■ DATA SUPPLIED
────

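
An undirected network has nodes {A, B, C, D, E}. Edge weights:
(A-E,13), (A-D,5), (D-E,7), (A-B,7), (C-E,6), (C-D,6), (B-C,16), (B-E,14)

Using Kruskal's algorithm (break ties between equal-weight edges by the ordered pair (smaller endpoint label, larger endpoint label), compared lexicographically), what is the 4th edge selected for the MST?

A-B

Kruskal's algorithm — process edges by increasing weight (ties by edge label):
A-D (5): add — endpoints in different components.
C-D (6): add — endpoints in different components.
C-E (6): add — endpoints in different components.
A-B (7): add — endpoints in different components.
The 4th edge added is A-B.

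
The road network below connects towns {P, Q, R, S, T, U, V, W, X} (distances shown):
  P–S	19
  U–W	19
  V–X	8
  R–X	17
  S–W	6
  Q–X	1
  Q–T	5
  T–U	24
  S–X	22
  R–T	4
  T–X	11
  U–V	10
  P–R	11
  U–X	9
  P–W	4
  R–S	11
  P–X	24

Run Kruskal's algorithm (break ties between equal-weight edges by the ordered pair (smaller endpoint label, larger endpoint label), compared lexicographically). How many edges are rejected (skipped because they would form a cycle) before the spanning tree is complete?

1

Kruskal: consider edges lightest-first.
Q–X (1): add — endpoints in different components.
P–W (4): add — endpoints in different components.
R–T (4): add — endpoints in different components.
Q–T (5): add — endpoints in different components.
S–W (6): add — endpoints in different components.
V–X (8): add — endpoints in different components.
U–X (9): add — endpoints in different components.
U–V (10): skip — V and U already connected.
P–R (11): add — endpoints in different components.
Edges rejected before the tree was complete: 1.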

────

■ BRIEF
Give back the data above exactly, so that every line matches.

■ EXERCISE OUTPUT
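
An undirected network has nodes {A, B, C, D, E}. Edge weights:
(A-E,13), (A-D,5), (D-E,7), (A-B,7), (C-E,6), (C-D,6), (B-C,16), (B-E,14)

Using Kruskal's algorithm (break ties between equal-weight edges by the ordered pair (smaller endpoint label, larger endpoint label), compared lexicographically), what is the 4th edge selected for the MST?

A-B

Kruskal's algorithm — process edges by increasing weight (ties by edge label):
A-D (5): add — endpoints in different components.
C-D (6): add — endpoints in different components.
C-E (6): add — endpoints in different components.
A-B (7): add — endpoints in different components.
The 4th edge added is A-B.

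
The road network below connects towns {P, Q, R, S, T, U, V, W, X} (distances shown):
  P–S	19
  U–W	19
  V–X	8
  R–X	17
  S–W	6
  Q–X	1
  Q–T	5
  T–U	24
  S–X	22
  R–T	4
  T–X	11
  U–V	10
  P–R	11
  U–X	9
  P–W	4
  R–S	11
  P–X	24

Run Kruskal's algorithm (break ties between equal-weight edges by the ordered pair (smaller endpoint label, larger endpoint label), compared lexicographically). How many edges are rejected (skipped because they would form a cycle) before the spanning tree is complete?

1

Kruskal: consider edges lightest-first.
Q–X (1): add — endpoints in different components.
P–W (4): add — endpoints in different components.
R–T (4): add — endpoints in different components.
Q–T (5): add — endpoints in different components.
S–W (6): add — endpoints in different components.
V–X (8): add — endpoints in different components.
U–X (9): add — endpoints in different components.
U–V (10): skip — V and U already connected.
P–R (11): add — endpoints in different components.
Edges rejected before the tree was complete: 1.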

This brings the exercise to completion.